__To do__
Line filter on the word "vapour": copy each matching line from the entries.

__Given information__
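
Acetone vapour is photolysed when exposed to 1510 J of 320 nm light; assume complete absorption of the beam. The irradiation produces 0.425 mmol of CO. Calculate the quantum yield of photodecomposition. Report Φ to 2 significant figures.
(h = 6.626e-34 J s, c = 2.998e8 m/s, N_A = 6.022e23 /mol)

Product: 0.425 mmol = 4.25e-4 mol.
Photon energy at 320 nm: hc/λ = (6.626e-34)(2.998e8)/(320e-9) = 6.208e-19 J.
Photons incident: 1510 / 6.208e-19 = 2.432e21, i.e. 2.432e21/6.022e23 = 0.004039 mol.
Φ = 4.25e-4 mol / 0.004039 mol photons = 0.11.

Φ = 0.11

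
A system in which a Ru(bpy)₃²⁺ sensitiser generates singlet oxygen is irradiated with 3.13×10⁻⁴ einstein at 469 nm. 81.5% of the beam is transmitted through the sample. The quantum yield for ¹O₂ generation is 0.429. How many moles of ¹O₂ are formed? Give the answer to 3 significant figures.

Fraction absorbed: 1 − 81.5/100 = 0.1850.
Photons absorbed: 0.1850 × 3.13×10⁻⁴ = 5.791×10⁻⁵ mol.
Product: Φ × n_abs = 0.429 × 5.791×10⁻⁵ = 2.484×10⁻⁵ mol.

2.48×10⁻⁵ mol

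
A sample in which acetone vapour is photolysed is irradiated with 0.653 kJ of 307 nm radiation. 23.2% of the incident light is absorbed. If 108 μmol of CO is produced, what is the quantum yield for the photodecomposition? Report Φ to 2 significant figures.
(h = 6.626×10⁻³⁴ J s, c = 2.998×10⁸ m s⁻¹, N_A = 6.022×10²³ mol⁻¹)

Product: 108 μmol = 1.08×10⁻⁴ mol.
Photon energy at 307 nm: hc/λ = (6.626×10⁻³⁴)(2.998×10⁸)/(307×10⁻⁹) = 6.471×10⁻¹⁹ J.
Incident energy: 0.653 kJ = 653 J.
Photons incident: 653 / 6.471×10⁻¹⁹ = 1.009×10²¹, i.e. 1.009×10²¹/6.022×10²³ = 0.001676 mol.
Photons absorbed: 0.232 × 0.001676 = 3.888×10⁻⁴ mol.
Φ = 1.08×10⁻⁴ mol / 3.888×10⁻⁴ mol photons = 0.28.

Φ = 0.28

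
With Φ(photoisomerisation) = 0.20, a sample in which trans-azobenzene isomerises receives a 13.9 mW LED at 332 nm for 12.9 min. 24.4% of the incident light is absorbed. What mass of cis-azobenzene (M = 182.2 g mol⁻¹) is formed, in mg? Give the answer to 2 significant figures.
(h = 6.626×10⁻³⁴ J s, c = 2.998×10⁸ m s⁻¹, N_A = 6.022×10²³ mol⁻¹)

Photon energy at 332 nm: hc/λ = (6.626×10⁻³⁴)(2.998×10⁸)/(332×10⁻⁹) = 5.983×10⁻¹⁹ J.
Energy delivered: (13.9 mW)(774 s) = 10.76 J.
Photons incident: 10.76 / 5.983×10⁻¹⁹ = 1.798×10¹⁹, i.e. 1.798×10¹⁹/6.022×10²³ = 2.986×10⁻⁵ mol.
Photons absorbed: 0.244 × 2.986×10⁻⁵ = 7.286×10⁻⁶ mol.
Product: Φ × n_abs = 0.20 × 7.286×10⁻⁶ = 1.457×10⁻⁶ mol.
Mass: 1.457×10⁻⁶ × 182.2 = 2.655×10⁻⁴ g = 0.27 mg.

0.27 mg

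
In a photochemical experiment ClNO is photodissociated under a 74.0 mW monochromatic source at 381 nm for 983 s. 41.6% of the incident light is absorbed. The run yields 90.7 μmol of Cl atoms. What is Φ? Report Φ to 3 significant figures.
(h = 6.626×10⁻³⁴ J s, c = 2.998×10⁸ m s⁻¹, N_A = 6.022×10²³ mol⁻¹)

Φ = 0.941

Product: 90.7 μmol = 9.07×10⁻⁵ mol.
Photon energy at 381 nm: hc/λ = (6.626×10⁻³⁴)(2.998×10⁸)/(381×10⁻⁹) = 5.214×10⁻¹⁹ J.
Energy delivered: (74.0 mW)(983 s) = 72.74 J.
Photons incident: 72.74 / 5.214×10⁻¹⁹ = 1.395×10²⁰, i.e. 1.395×10²⁰/6.022×10²³ = 2.317×10⁻⁴ mol.
Photons absorbed: 0.416 × 2.317×10⁻⁴ = 9.639×10⁻⁵ mol.
Φ = 9.07×10⁻⁵ mol / 9.639×10⁻⁵ mol photons = 0.941.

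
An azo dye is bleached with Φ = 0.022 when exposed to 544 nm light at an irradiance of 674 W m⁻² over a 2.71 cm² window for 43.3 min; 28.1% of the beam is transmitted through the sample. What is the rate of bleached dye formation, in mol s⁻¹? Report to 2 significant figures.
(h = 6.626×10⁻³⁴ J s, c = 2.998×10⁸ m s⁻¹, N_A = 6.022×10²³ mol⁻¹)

1.3×10⁻⁸ mol s⁻¹

Photon energy at 544 nm: hc/λ = (6.626×10⁻³⁴)(2.998×10⁸)/(544×10⁻⁹) = 3.652×10⁻¹⁹ J.
Energy delivered: (674 W m⁻²)(2.71×10⁻⁴ m²)(2598 s) = 474.5 J.
Photons incident: 474.5 / 3.652×10⁻¹⁹ = 1.299×10²¹, i.e. 1.299×10²¹/6.022×10²³ = 0.002157 mol.
Fraction absorbed: 1 − 28.1/100 = 0.7190.
Photons absorbed: 0.7190 × 0.002157 = 0.001551 mol.
Product formed: 0.022 × 0.001551 = 3.412×10⁻⁵ mol.
Rate: 3.412×10⁻⁵ / 2598 s = 1.3×10⁻⁸ mol s⁻¹.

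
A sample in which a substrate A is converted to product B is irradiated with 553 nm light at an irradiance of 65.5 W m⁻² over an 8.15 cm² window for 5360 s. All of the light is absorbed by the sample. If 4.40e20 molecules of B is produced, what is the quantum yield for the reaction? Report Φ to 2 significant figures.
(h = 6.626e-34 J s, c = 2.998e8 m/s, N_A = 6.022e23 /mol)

Product: 4.40e20 / 6.022e23 = 7.307e-4 mol.
Photon energy at 553 nm: hc/λ = (6.626e-34)(2.998e8)/(553e-9) = 3.592e-19 J.
Energy delivered: (65.5 W m⁻²)(8.15e-4 m²)(5360 s) = 286.1 J.
Photons incident: 286.1 / 3.592e-19 = 7.965e20, i.e. 7.965e20/6.022e23 = 0.001323 mol.
Φ = 7.307e-4 mol / 0.001323 mol photons = 0.55.

Φ = 0.55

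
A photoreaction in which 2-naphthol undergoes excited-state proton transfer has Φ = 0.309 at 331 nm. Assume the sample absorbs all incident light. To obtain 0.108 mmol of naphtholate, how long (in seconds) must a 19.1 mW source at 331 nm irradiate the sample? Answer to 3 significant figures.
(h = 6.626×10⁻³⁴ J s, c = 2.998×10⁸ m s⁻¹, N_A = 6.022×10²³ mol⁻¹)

Product: 0.108 mmol = 1.08×10⁻⁴ mol.
Photons that must be absorbed: 1.08×10⁻⁴ / 0.309 = 3.495×10⁻⁴ mol.
Photon energy: hc/λ = 6.001×10⁻¹⁹ J; per mole, 3.614×10⁵ J mol⁻¹.
Energy required: 3.495×10⁻⁴ × 3.614×10⁵ = 126.3 J.
Time: 126.3 J / 0.0191 W = 6610 s.

t ≈ 6610 s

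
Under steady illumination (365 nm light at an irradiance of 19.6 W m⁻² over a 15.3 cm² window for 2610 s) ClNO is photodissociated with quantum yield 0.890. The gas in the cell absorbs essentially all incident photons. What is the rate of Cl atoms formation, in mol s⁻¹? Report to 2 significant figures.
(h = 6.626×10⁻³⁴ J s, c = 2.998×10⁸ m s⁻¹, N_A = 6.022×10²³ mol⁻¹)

8.1×10⁻⁸ mol s⁻¹

Photon energy at 365 nm: hc/λ = (6.626×10⁻³⁴)(2.998×10⁸)/(365×10⁻⁹) = 5.442×10⁻¹⁹ J.
Energy delivered: (19.6 W m⁻²)(15.3×10⁻⁴ m²)(2610 s) = 78.27 J.
Photons incident: 78.27 / 5.442×10⁻¹⁹ = 1.438×10²⁰, i.e. 1.438×10²⁰/6.022×10²³ = 2.388×10⁻⁴ mol.
Product formed: 0.890 × 2.388×10⁻⁴ = 2.125×10⁻⁴ mol.
Rate: 2.125×10⁻⁴ / 2610 s = 8.1×10⁻⁸ mol s⁻¹.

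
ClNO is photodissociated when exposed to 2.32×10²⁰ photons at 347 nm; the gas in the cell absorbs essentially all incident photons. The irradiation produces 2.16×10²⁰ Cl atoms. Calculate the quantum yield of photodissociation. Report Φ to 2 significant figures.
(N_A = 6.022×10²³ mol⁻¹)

Φ = 0.93

Product: 2.16×10²⁰ / 6.022×10²³ = 3.587×10⁻⁴ mol.
Moles of photons: 2.32×10²⁰ / 6.022×10²³ = 3.853×10⁻⁴ mol.
Φ = 3.587×10⁻⁴ mol / 3.853×10⁻⁴ mol photons = 0.93.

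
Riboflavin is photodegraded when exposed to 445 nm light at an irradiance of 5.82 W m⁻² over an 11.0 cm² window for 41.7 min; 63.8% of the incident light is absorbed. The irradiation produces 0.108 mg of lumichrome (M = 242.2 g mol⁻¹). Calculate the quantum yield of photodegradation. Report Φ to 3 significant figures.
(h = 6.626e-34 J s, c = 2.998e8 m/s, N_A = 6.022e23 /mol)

Product: 0.108 mg / 242.2 g mol⁻¹ = 4.459e-7 mol.
Photon energy at 445 nm: hc/λ = (6.626e-34)(2.998e8)/(445e-9) = 4.464e-19 J.
Energy delivered: (5.82 W m⁻²)(11.0e-4 m²)(2502 s) = 16.02 J.
Photons incident: 16.02 / 4.464e-19 = 3.589e19, i.e. 3.589e19/6.022e23 = 5.960e-5 mol.
Photons absorbed: 0.638 × 5.960e-5 = 3.802e-5 mol.
Φ = 4.459e-7 mol / 3.802e-5 mol photons = 0.0117.

Φ = 0.0117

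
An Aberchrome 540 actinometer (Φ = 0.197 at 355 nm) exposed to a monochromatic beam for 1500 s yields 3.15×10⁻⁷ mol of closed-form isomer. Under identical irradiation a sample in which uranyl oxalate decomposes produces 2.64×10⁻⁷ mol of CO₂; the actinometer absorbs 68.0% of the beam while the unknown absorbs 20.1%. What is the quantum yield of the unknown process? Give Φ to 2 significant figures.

Φ = 0.56

Photons absorbed by the actinometer: 3.15×10⁻⁷ / 0.197 = 1.599×10⁻⁶ mol.
Incident flux: 1.599×10⁻⁶ / 0.680 = 2.351×10⁻⁶ einstein.
Absorbed by unknown: 0.201 × 2.351×10⁻⁶ = 4.726×10⁻⁷ mol.
Φ(unknown) = 2.64×10⁻⁷ / 4.726×10⁻⁷ = 0.56.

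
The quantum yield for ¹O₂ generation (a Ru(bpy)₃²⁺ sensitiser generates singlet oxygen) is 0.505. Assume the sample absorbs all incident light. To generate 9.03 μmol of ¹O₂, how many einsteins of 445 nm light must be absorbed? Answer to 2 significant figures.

1.8×10⁻⁵ einstein

Product: 9.03 μmol = 9.03×10⁻⁶ mol.
Photons that must be absorbed: 9.03×10⁻⁶ / 0.505 = 1.788×10⁻⁵ mol.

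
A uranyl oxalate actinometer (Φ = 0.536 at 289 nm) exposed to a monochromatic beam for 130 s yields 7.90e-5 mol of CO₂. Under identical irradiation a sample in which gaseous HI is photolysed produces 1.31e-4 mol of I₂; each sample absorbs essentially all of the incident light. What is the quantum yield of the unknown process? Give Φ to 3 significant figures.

Φ = 0.889

Photons absorbed by the actinometer: 7.90e-5 / 0.536 = 1.474e-4 mol.
Φ(unknown) = 1.31e-4 / 1.474e-4 = 0.889.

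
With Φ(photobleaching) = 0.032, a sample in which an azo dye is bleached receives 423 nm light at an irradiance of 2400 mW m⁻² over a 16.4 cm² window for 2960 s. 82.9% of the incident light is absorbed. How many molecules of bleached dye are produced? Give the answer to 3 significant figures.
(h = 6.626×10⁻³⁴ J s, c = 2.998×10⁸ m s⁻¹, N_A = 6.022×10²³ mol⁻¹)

6.58×10¹⁷ molecules

Photon energy at 423 nm: hc/λ = (6.626×10⁻³⁴)(2.998×10⁸)/(423×10⁻⁹) = 4.696×10⁻¹⁹ J.
Energy delivered: (2400 mW m⁻²)(16.4×10⁻⁴ m²)(2960 s) = 11.65 J.
Photons incident: 11.65 / 4.696×10⁻¹⁹ = 2.481×10¹⁹, i.e. 2.481×10¹⁹/6.022×10²³ = 4.120×10⁻⁵ mol.
Photons absorbed: 0.829 × 4.120×10⁻⁵ = 3.415×10⁻⁵ mol.
Product: Φ × n_abs = 0.032 × 3.415×10⁻⁵ = 1.093×10⁻⁶ mol.
As a count: 1.093×10⁻⁶ × 6.022×10²³ = 6.58×10¹⁷.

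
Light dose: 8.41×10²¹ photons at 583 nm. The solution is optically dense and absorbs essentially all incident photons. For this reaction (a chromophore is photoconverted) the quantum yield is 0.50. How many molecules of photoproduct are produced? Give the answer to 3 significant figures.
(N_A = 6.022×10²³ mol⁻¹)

Moles of photons: 8.41×10²¹ / 6.022×10²³ = 0.01397 mol.
Product: Φ × n_abs = 0.50 × 0.01397 = 0.006985 mol.
As a count: 0.006985 × 6.022×10²³ = 4.21×10²¹.

4.21×10²¹ molecules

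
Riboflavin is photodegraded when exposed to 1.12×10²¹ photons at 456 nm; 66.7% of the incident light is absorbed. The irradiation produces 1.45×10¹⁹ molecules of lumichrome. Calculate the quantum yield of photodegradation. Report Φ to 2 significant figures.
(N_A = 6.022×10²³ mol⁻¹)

Product: 1.45×10¹⁹ / 6.022×10²³ = 2.408×10⁻⁵ mol.
Moles of photons: 1.12×10²¹ / 6.022×10²³ = 0.001860 mol.
Photons absorbed: 0.667 × 0.001860 = 0.001241 mol.
Φ = 2.408×10⁻⁵ mol / 0.001241 mol photons = 0.019.

Φ = 0.019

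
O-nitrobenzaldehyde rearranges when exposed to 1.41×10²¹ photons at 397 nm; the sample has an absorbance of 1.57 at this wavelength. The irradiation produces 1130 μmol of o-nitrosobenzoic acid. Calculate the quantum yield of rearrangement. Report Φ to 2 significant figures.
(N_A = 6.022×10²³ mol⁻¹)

Product: 1130 μmol = 0.00113 mol.
Moles of photons: 1.41×10²¹ / 6.022×10²³ = 0.002341 mol.
Fraction absorbed: 1 − 10^(−1.57) = 0.9731.
Photons absorbed: 0.9731 × 0.002341 = 0.002278 mol.
Φ = 0.00113 mol / 0.002278 mol photons = 0.50.

Φ = 0.50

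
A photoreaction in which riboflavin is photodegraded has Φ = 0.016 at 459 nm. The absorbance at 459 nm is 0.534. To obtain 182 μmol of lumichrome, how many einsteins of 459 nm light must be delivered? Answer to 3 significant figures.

0.0161 einstein

Product: 182 μmol = 1.82×10⁻⁴ mol.
Photons that must be absorbed: 1.82×10⁻⁴ / 0.016 = 0.01138 mol.
Fraction absorbed: 1 − 10^(−0.534) = 0.7076.
Incident photons needed: 0.01138 / 0.7076 = 0.01608 mol.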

__Output for this task__
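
Acetone vapour is photolysed when exposed to 1510 J of 320 nm light; assume complete absorption of the beam. The irradiation produces 0.425 mmol of CO. Calculate the quantum yield of photodecomposition. Report Φ to 2 significant figures.
A sample in which acetone vapour is photolysed is irradiated with 0.653 kJ of 307 nm radiation. 23.2% of the incident light is absorbed. If 108 μmol of CO is produced, what is the quantum yield for the photodecomposition? Report Φ to 2 significant figures.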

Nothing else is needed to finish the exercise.